DESCRIPTION OF THE TASK: Every line of the entries below from the one containing "Trait 6: yes" to the one containing "Reconstruct the most", both ends included, must be written out exactly. No other line belongs in the answer.

DATASET:
***

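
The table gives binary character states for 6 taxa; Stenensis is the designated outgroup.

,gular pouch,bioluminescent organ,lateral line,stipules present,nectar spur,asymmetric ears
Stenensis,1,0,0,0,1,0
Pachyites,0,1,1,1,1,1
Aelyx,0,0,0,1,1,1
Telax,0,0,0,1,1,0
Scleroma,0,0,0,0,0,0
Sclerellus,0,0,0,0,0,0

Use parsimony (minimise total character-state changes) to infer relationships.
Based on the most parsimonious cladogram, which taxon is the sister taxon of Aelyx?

Pachyites

Character polarity is set by the outgroup: the derived state is whichever differs from the outgroup's state, so for gular pouch, nectar spur the derived state is '0', and for the remaining characters it is '1'.
gular pouch (derived state '0') is shared by all ingroup taxa — unites the whole ingroup.
bioluminescent organ: derived state '1' in Pachyites only — an autapomorphy, so it tells us nothing about relationships among taxa.
lateral line: derived state '1' in Pachyites only — an autapomorphy, so it tells us nothing about relationships among taxa.
Only Aelyx, Pachyites, and Telax show the derived state '1' for stipules present, supporting them as a clade.
nectar spur (derived state '0') is shared by Sclerellus and Scleroma — a synapomorphy uniting that clade.
asymmetric ears: derived state '1' in Aelyx and Pachyites only — synapomorphy for {Aelyx, Pachyites}.
Most parsimonious ingroup topology: (((Pachyites,Aelyx),Telax),(Scleroma,Sclerellus)).
Aelyx and Pachyites form a cherry on this tree, so they are sister taxa.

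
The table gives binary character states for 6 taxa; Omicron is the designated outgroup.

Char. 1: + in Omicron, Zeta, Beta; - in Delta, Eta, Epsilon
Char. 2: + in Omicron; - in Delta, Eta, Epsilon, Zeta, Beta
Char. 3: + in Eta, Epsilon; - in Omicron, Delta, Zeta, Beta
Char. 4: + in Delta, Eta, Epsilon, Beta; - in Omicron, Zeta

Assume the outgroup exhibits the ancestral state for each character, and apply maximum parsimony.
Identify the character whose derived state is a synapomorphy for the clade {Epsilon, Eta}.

Character polarity is set by the outgroup: the derived state is whichever differs from the outgroup's state, so for Char. 1, Char. 2 the derived state is '-', and for the remaining characters it is '+'.
Char. 1 (derived state '-') is shared by Delta, Epsilon, and Eta — a synapomorphy uniting that clade.
All ingroup taxa share the derived state '-' for Char. 2; it defines the ingroup but does not resolve relationships within it.
Char. 3: derived state '+' in Epsilon and Eta only — synapomorphy for {Epsilon, Eta}.
Char. 4: derived state '+' in Beta, Delta, Epsilon, and Eta only — synapomorphy for {Beta, Delta, Epsilon, Eta}.
Most parsimonious ingroup topology: (((Delta,(Eta,Epsilon)),Beta),Zeta).
The clade {Epsilon, Eta} is supported by Char. 3: its derived state '+' occurs in exactly those taxa and in no other taxon (including the outgroup).

Char. 3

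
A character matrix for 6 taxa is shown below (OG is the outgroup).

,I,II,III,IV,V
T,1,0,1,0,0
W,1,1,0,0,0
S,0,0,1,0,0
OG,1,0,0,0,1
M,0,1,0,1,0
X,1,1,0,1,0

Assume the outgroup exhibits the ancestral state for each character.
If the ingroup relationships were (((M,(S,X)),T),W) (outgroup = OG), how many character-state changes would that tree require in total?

Map each character onto (((M,(S,X)),T),W) (rooted by OG) and count the minimum state changes it requires (Fitch parsimony):
I: 2; II: 3; III: 2; IV: 2; V: 1.
Total tree length = 10.

10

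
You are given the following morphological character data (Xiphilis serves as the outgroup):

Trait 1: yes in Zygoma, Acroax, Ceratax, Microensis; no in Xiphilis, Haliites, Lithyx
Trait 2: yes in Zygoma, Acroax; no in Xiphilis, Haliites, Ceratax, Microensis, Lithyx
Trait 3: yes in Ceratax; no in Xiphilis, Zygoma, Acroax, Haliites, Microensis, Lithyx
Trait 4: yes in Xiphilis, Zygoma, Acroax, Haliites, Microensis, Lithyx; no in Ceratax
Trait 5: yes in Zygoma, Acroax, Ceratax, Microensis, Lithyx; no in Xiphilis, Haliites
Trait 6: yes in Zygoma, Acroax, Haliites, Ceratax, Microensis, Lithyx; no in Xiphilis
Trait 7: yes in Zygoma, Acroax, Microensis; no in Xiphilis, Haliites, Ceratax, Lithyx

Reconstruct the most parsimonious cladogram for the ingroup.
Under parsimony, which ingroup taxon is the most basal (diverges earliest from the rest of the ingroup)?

Haliites

Character polarity is set by the outgroup: the derived state is whichever differs from the outgroup's state, so for Trait 4 the derived state is 'no', and for the remaining characters it is 'yes'.
Only Acroax, Ceratax, Microensis, and Zygoma show the derived state 'yes' for Trait 1, supporting them as a clade.
Trait 2 (derived state 'yes') is shared by Acroax and Zygoma — a synapomorphy uniting that clade.
Trait 3: derived state 'yes' in Ceratax only — an autapomorphy, so it tells us nothing about relationships among taxa.
Trait 4 (derived state 'no') is unique to Ceratax (autapomorphy; uninformative for grouping).
Trait 5 (derived state 'yes') is shared by Acroax, Ceratax, Lithyx, Microensis, and Zygoma — a synapomorphy uniting that clade.
Trait 6 (derived state 'yes') is shared by all ingroup taxa — unites the whole ingroup.
Only Acroax, Microensis, and Zygoma show the derived state 'yes' for Trait 7, supporting them as a clade.
Most parsimonious ingroup topology: (((((Zygoma,Acroax),Microensis),Ceratax),Lithyx),Haliites).
Haliites is sister to the clade containing all other ingroup taxa, so it is the earliest-diverging (most basal) ingroup lineage.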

***

REPLY TO THE TASK:
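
Trait 6: yes in Zygoma, Acroax, Haliites, Ceratax, Microensis, Lithyx; no in Xiphilis
Trait 7: yes in Zygoma, Acroax, Microensis; no in Xiphilis, Haliites, Ceratax, Lithyx

Reconstruct the most parsimonious cladogram for the ingroup.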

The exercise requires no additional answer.